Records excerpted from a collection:
....

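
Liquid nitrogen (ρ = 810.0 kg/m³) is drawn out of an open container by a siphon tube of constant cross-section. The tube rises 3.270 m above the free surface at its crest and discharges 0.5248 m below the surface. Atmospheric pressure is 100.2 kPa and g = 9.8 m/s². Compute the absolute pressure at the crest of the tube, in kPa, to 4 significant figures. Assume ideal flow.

70.08 kPa

From the surface to the outlet (both open to atmosphere, surface at rest): v = √(2g·h_out) = √(2·9.8·0.5248) = 3.207 m/s.
With constant cross-section the crest speed equals v; applying Bernoulli from the surface up to the crest, P_top = P_atm − ½ρv² − ρg·h_top.
P_top = 100200 − ½·810.0·3.207² − 810.0·9.8·3.270 = 70080 Pa.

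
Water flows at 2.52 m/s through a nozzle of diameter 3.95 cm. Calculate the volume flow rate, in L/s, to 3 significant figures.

Q = A·v = 0.00123 m² × 2.52 m/s = 0.00309 m³/s.
Converting: 0.00309 m³/s × 1000 = 3.09 L/s.

Q ≈ 3.09 L/s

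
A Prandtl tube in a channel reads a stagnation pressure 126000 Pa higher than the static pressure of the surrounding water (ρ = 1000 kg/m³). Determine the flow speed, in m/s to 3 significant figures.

The dynamic pressure equals the rise in static pressure at the stagnation point: ΔP = ½ρv².
v = √(2ΔP/ρ) = √(2·126000/1000) = 15.9 m/s.

15.9 m/s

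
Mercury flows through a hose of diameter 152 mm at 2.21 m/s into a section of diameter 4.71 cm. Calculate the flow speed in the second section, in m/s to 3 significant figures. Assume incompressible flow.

The volume flow rate is constant, so v₂ = (A₁/A₂)v₁ = (181/17.4)·2.21 = 23.0 m/s.

v₂ ≈ 23.0 m/s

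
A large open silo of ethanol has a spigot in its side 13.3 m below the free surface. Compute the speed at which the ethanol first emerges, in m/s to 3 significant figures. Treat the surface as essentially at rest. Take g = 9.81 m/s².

v ≈ 16.2 m/s

The surface is effectively still and both ends are open, so ½v² = gh and v = √(2·9.81·13.3) = 16.2 m/s.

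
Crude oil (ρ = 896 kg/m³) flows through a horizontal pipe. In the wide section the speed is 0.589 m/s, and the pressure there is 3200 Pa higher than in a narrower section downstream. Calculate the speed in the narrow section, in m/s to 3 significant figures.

v₂ = 2.74 m/s

With h₁ = h₂, rearranging Bernoulli gives v₂ = √(v₁² + 2ΔP/ρ).
v₂ = √(0.589² + 2·3200/896) = √(0.347 + 7.14) = 2.74 m/s.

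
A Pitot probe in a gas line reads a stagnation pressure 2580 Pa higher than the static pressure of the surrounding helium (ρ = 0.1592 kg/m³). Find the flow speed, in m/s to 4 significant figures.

v = 180.0 m/s

Bernoulli between the free stream and the stagnation point: ½ρv² = P_stag − P_static.
v = √(2ΔP/ρ) = √(2·2580/0.1592) = 180.0 m/s.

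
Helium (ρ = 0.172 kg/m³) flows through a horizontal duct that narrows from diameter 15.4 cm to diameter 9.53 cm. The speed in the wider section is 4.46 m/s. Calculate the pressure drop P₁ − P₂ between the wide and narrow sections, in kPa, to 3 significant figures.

Continuity gives A₁v₁ = A₂v₂, so v₂ = (186 cm²)/(71.3 cm²) × 4.46 m/s = 11.6 m/s.
With no height change, Bernoulli's equation is P₁ + ½ρv₁² = P₂ + ½ρv₂².
P₁ − P₂ = ½·0.172·(11.6² − 4.46²) = ½·0.172·116 = 9.95 Pa.

0.00995 kPa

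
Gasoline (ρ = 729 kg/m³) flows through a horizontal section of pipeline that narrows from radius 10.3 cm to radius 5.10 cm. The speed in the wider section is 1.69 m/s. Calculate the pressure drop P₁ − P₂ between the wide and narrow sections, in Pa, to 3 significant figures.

ΔP ≈ 16300 Pa

The volume flow rate is constant, so v₂ = (A₁/A₂)v₁ = (333/81.7)·1.69 = 6.89 m/s.
Along the horizontal streamline, P + ½ρv² is constant.
P₁ − P₂ = ½·729·(6.89² − 1.69²) = ½·729·44.7 = 16300 Pa.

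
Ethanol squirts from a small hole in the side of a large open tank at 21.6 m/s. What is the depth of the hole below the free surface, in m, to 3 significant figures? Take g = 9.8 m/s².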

....

» WHAT YOU NEED TO DO
Please retype all of the records above exactly as they are.

» ANSWER TO THIS EXERCISE
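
Liquid nitrogen (ρ = 810.0 kg/m³) is drawn out of an open container by a siphon tube of constant cross-section. The tube rises 3.270 m above the free surface at its crest and discharges 0.5248 m below the surface. Atmospheric pressure is 100.2 kPa and g = 9.8 m/s². Compute the absolute pressure at the crest of the tube, in kPa, to 4 significant figures. Assume ideal flow.

70.08 kPa

From the surface to the outlet (both open to atmosphere, surface at rest): v = √(2g·h_out) = √(2·9.8·0.5248) = 3.207 m/s.
With constant cross-section the crest speed equals v; applying Bernoulli from the surface up to the crest, P_top = P_atm − ½ρv² − ρg·h_top.
P_top = 100200 − ½·810.0·3.207² − 810.0·9.8·3.270 = 70080 Pa.

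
Water flows at 2.52 m/s through a nozzle of diameter 3.95 cm. Calculate the volume flow rate, in L/s, to 3 significant figures.

Q = A·v = 0.00123 m² × 2.52 m/s = 0.00309 m³/s.
Converting: 0.00309 m³/s × 1000 = 3.09 L/s.

Q ≈ 3.09 L/s

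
A Prandtl tube in a channel reads a stagnation pressure 126000 Pa higher than the static pressure of the surrounding water (ρ = 1000 kg/m³). Determine the flow speed, in m/s to 3 significant figures.

The dynamic pressure equals the rise in static pressure at the stagnation point: ΔP = ½ρv².
v = √(2ΔP/ρ) = √(2·126000/1000) = 15.9 m/s.

15.9 m/s

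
Mercury flows through a hose of diameter 152 mm at 2.21 m/s into a section of diameter 4.71 cm. Calculate the flow speed in the second section, in m/s to 3 significant figures. Assume incompressible flow.

The volume flow rate is constant, so v₂ = (A₁/A₂)v₁ = (181/17.4)·2.21 = 23.0 m/s.

v₂ ≈ 23.0 m/s

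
A large open silo of ethanol has a spigot in its side 13.3 m below the free surface. Compute the speed at which the ethanol first emerges, in m/s to 3 significant figures. Treat the surface as essentially at rest. Take g = 9.81 m/s².

v ≈ 16.2 m/s

The surface is effectively still and both ends are open, so ½v² = gh and v = √(2·9.81·13.3) = 16.2 m/s.

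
Crude oil (ρ = 896 kg/m³) flows through a horizontal pipe. In the wide section the speed is 0.589 m/s, and the pressure there is 3200 Pa higher than in a narrower section downstream. Calculate the speed in the narrow section, in m/s to 3 significant figures.

v₂ = 2.74 m/s

With h₁ = h₂, rearranging Bernoulli gives v₂ = √(v₁² + 2ΔP/ρ).
v₂ = √(0.589² + 2·3200/896) = √(0.347 + 7.14) = 2.74 m/s.

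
A Pitot probe in a gas line reads a stagnation pressure 2580 Pa higher than the static pressure of the surrounding helium (ρ = 0.1592 kg/m³). Find the flow speed, in m/s to 4 significant figures.

v = 180.0 m/s

Bernoulli between the free stream and the stagnation point: ½ρv² = P_stag − P_static.
v = √(2ΔP/ρ) = √(2·2580/0.1592) = 180.0 m/s.

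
Helium (ρ = 0.172 kg/m³) flows through a horizontal duct that narrows from diameter 15.4 cm to diameter 9.53 cm. The speed in the wider section is 4.46 m/s. Calculate the pressure drop P₁ − P₂ between the wide and narrow sections, in kPa, to 3 significant figures.

Continuity gives A₁v₁ = A₂v₂, so v₂ = (186 cm²)/(71.3 cm²) × 4.46 m/s = 11.6 m/s.
With no height change, Bernoulli's equation is P₁ + ½ρv₁² = P₂ + ½ρv₂².
P₁ − P₂ = ½·0.172·(11.6² − 4.46²) = ½·0.172·116 = 9.95 Pa.

0.00995 kPa

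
Gasoline (ρ = 729 kg/m³) flows through a horizontal section of pipeline that narrows from radius 10.3 cm to radius 5.10 cm. The speed in the wider section is 1.69 m/s. Calculate the pressure drop P₁ − P₂ between the wide and narrow sections, in Pa, to 3 significant figures.

ΔP ≈ 16300 Pa

The volume flow rate is constant, so v₂ = (A₁/A₂)v₁ = (333/81.7)·1.69 = 6.89 m/s.
Along the horizontal streamline, P + ½ρv² is constant.
P₁ − P₂ = ½·729·(6.89² − 1.69²) = ½·729·44.7 = 16300 Pa.

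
Ethanol squirts from a small hole in the side of a large open tank at 21.6 m/s. What is the depth of the hole below the free surface, in m, to 3 significant figures? Take g = 9.8 m/s².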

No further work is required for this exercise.